**WHAT THE TASK ASKS:** The answer must be an exact transcription of every record.

====

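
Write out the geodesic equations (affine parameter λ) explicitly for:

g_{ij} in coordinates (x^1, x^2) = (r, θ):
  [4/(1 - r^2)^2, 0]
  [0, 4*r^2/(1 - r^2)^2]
Geodesic equation: d^2x^k/dλ^2 + Γ^k_{ij} (dx^i/dλ)(dx^j/dλ) = 0.
Non-zero Christoffel symbols:
Γ^r_{r r} = 2*r/(1 - r^2)
Γ^r_{θ θ} = (r^3 + r)/(r^2 - 1)
Γ^θ_{r θ} = (-r^2 - 1)/(r^3 - r)
Substituting (the symmetric pair Γ^k_{ij}, Γ^k_{ji} combines into a factor 2):
d^2r/dλ^2 + (2*r/(1 - r^2)) (dr/dλ)^2 + ((r^3 + r)/(r^2 - 1)) (dθ/dλ)^2 = 0
d^2θ/dλ^2 + ((-2*r^2 - 2)/(r^3 - r)) (dr/dλ)(dθ/dλ) = 0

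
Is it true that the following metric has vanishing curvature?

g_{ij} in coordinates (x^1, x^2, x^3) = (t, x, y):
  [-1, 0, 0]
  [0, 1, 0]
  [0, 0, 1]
All metric components are constant, so every Christoffel symbol vanishes and R^i_{jkl} = 0.
Yes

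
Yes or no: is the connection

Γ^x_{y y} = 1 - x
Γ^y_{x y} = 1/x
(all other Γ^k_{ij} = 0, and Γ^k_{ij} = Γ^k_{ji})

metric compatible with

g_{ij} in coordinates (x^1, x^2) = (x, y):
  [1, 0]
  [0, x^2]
Using ∇_k g_{ij} = ∂_k g_{ij} - Γ^m_{ki} g_{mj} - Γ^m_{kj} g_{im}:
∇_y g_{xy} = (0) - (x) - (1 - x) = -1 ≠ 0
So the connection is not metric compatible (it is not the Levi-Civita connection).
No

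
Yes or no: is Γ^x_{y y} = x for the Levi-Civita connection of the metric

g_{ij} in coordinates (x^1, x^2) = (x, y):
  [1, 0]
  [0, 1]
Γ^x_{y y} = (1/2) g^{xx} (∂_y g_{xy} + ∂_y g_{xy} - ∂_x g_{yy}) = (1/2)(1)((0) + (0) - (0)) = 0
This differs from the proposed value x.
No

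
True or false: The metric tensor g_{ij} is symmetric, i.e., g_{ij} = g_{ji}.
By definition the metric is a symmetric bilinear form, g_{ij} = g_{ji}.
True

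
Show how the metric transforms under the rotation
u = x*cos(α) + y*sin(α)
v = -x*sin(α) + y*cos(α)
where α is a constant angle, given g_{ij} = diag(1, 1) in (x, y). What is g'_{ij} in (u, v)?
Invert the transformation: x = u*cos(α) - v*sin(α), y = u*sin(α) + v*cos(α)
g'_{ij} = (∂x^k/∂x'^i)(∂x^l/∂x'^j) g_{kl}; with g_{kl} = δ_{kl} this is Σ_k (∂x^k/∂x'^i)(∂x^k/∂x'^j).
Jacobian: ∂x/∂u = cos(α), ∂x/∂v = -sin(α), ∂y/∂u = sin(α), ∂y/∂v = cos(α)
g'_{uu} = (cos(α))(cos(α)) + (sin(α))(sin(α)) = 1
g'_{uv} = (cos(α))(-sin(α)) + (sin(α))(cos(α)) = 0
g'_{vv} = (-sin(α))(-sin(α)) + (cos(α))(cos(α)) = 1
g'_{ij} = diag(1, 1)
The Euclidean metric is invariant under rotations.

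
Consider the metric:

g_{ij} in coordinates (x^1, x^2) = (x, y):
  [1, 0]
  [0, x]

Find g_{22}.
With x^1 = x, x^2 = y, g_{22} = g_{yy} is the row-2, column-2 entry of the matrix.
g_{22} = x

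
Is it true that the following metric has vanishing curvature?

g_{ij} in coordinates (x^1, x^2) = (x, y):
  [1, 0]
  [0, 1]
All metric components are constant, so every Christoffel symbol vanishes and R^i_{jkl} = 0.
Yes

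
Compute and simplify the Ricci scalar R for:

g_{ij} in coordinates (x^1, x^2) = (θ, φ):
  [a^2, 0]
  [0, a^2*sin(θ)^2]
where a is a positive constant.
Non-zero Christoffel symbols (Γ^k_{ij} = Γ^k_{ji}):
Γ^θ_{φ φ} = -sin(2*θ)/2
Γ^φ_{θ φ} = 1/tan(θ)
Ricci tensor (R_{ij} = R^k_{ikj}): R_{θθ} = 1, R_{θφ} = 0, R_{φφ} = sin(θ)^2
Inverse metric: g^{θθ} = 1/a^2, g^{φφ} = 1/(a^2*sin(θ)^2)
R = g^{ij} R_{ij} = (1/a^2)(1) + (1/(a^2*sin(θ)^2))(sin(θ)^2) = 2/a^2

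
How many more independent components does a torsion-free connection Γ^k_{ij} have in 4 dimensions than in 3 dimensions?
Independent components in n dimensions: n × n(n+1)/2 = n^2(n+1)/2.
4D: 4 × 10 = 40
3D: 3 × 6 = 18
Difference = 40 - 18 = 22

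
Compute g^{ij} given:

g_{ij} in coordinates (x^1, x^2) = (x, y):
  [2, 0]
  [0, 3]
The metric is diagonal, so g^{ij} is diagonal with entries 1/g_{ii}: diag(1/2, 1/3).
g^{ij}:
  [1/2, 0]
  [0, 1/3]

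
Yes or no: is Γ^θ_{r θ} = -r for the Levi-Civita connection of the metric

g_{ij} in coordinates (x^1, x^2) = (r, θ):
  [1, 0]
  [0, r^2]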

====

**ANSWER FOR THE TASK:**
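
Write out the geodesic equations (affine parameter λ) explicitly for:

g_{ij} in coordinates (x^1, x^2) = (r, θ):
  [4/(1 - r^2)^2, 0]
  [0, 4*r^2/(1 - r^2)^2]
Geodesic equation: d^2x^k/dλ^2 + Γ^k_{ij} (dx^i/dλ)(dx^j/dλ) = 0.
Non-zero Christoffel symbols:
Γ^r_{r r} = 2*r/(1 - r^2)
Γ^r_{θ θ} = (r^3 + r)/(r^2 - 1)
Γ^θ_{r θ} = (-r^2 - 1)/(r^3 - r)
Substituting (the symmetric pair Γ^k_{ij}, Γ^k_{ji} combines into a factor 2):
d^2r/dλ^2 + (2*r/(1 - r^2)) (dr/dλ)^2 + ((r^3 + r)/(r^2 - 1)) (dθ/dλ)^2 = 0
d^2θ/dλ^2 + ((-2*r^2 - 2)/(r^3 - r)) (dr/dλ)(dθ/dλ) = 0

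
Is it true that the following metric has vanishing curvature?

g_{ij} in coordinates (x^1, x^2, x^3) = (t, x, y):
  [-1, 0, 0]
  [0, 1, 0]
  [0, 0, 1]
All metric components are constant, so every Christoffel symbol vanishes and R^i_{jkl} = 0.
Yes

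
Yes or no: is the connection

Γ^x_{y y} = 1 - x
Γ^y_{x y} = 1/x
(all other Γ^k_{ij} = 0, and Γ^k_{ij} = Γ^k_{ji})

metric compatible with

g_{ij} in coordinates (x^1, x^2) = (x, y):
  [1, 0]
  [0, x^2]
Using ∇_k g_{ij} = ∂_k g_{ij} - Γ^m_{ki} g_{mj} - Γ^m_{kj} g_{im}:
∇_y g_{xy} = (0) - (x) - (1 - x) = -1 ≠ 0
So the connection is not metric compatible (it is not the Levi-Civita connection).
No

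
Yes or no: is Γ^x_{y y} = x for the Levi-Civita connection of the metric

g_{ij} in coordinates (x^1, x^2) = (x, y):
  [1, 0]
  [0, 1]
Γ^x_{y y} = (1/2) g^{xx} (∂_y g_{xy} + ∂_y g_{xy} - ∂_x g_{yy}) = (1/2)(1)((0) + (0) - (0)) = 0
This differs from the proposed value x.
No

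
True or false: The metric tensor g_{ij} is symmetric, i.e., g_{ij} = g_{ji}.
By definition the metric is a symmetric bilinear form, g_{ij} = g_{ji}.
True

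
Show how the metric transforms under the rotation
u = x*cos(α) + y*sin(α)
v = -x*sin(α) + y*cos(α)
where α is a constant angle, given g_{ij} = diag(1, 1) in (x, y). What is g'_{ij} in (u, v)?
Invert the transformation: x = u*cos(α) - v*sin(α), y = u*sin(α) + v*cos(α)
g'_{ij} = (∂x^k/∂x'^i)(∂x^l/∂x'^j) g_{kl}; with g_{kl} = δ_{kl} this is Σ_k (∂x^k/∂x'^i)(∂x^k/∂x'^j).
Jacobian: ∂x/∂u = cos(α), ∂x/∂v = -sin(α), ∂y/∂u = sin(α), ∂y/∂v = cos(α)
g'_{uu} = (cos(α))(cos(α)) + (sin(α))(sin(α)) = 1
g'_{uv} = (cos(α))(-sin(α)) + (sin(α))(cos(α)) = 0
g'_{vv} = (-sin(α))(-sin(α)) + (cos(α))(cos(α)) = 1
g'_{ij} = diag(1, 1)
The Euclidean metric is invariant under rotations.

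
Consider the metric:

g_{ij} in coordinates (x^1, x^2) = (x, y):
  [1, 0]
  [0, x]

Find g_{22}.
With x^1 = x, x^2 = y, g_{22} = g_{yy} is the row-2, column-2 entry of the matrix.
g_{22} = x

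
Is it true that the following metric has vanishing curvature?

g_{ij} in coordinates (x^1, x^2) = (x, y):
  [1, 0]
  [0, 1]
All metric components are constant, so every Christoffel symbol vanishes and R^i_{jkl} = 0.
Yes

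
Compute and simplify the Ricci scalar R for:

g_{ij} in coordinates (x^1, x^2) = (θ, φ):
  [a^2, 0]
  [0, a^2*sin(θ)^2]
where a is a positive constant.
Non-zero Christoffel symbols (Γ^k_{ij} = Γ^k_{ji}):
Γ^θ_{φ φ} = -sin(2*θ)/2
Γ^φ_{θ φ} = 1/tan(θ)
Ricci tensor (R_{ij} = R^k_{ikj}): R_{θθ} = 1, R_{θφ} = 0, R_{φφ} = sin(θ)^2
Inverse metric: g^{θθ} = 1/a^2, g^{φφ} = 1/(a^2*sin(θ)^2)
R = g^{ij} R_{ij} = (1/a^2)(1) + (1/(a^2*sin(θ)^2))(sin(θ)^2) = 2/a^2

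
How many more independent components does a torsion-free connection Γ^k_{ij} have in 4 dimensions than in 3 dimensions?
Independent components in n dimensions: n × n(n+1)/2 = n^2(n+1)/2.
4D: 4 × 10 = 40
3D: 3 × 6 = 18
Difference = 40 - 18 = 22

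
Compute g^{ij} given:

g_{ij} in coordinates (x^1, x^2) = (x, y):
  [2, 0]
  [0, 3]
The metric is diagonal, so g^{ij} is diagonal with entries 1/g_{ii}: diag(1/2, 1/3).
g^{ij}:
  [1/2, 0]
  [0, 1/3]

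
Yes or no: is Γ^θ_{r θ} = -r for the Levi-Civita connection of the metric

g_{ij} in coordinates (x^1, x^2) = (r, θ):
  [1, 0]
  [0, r^2]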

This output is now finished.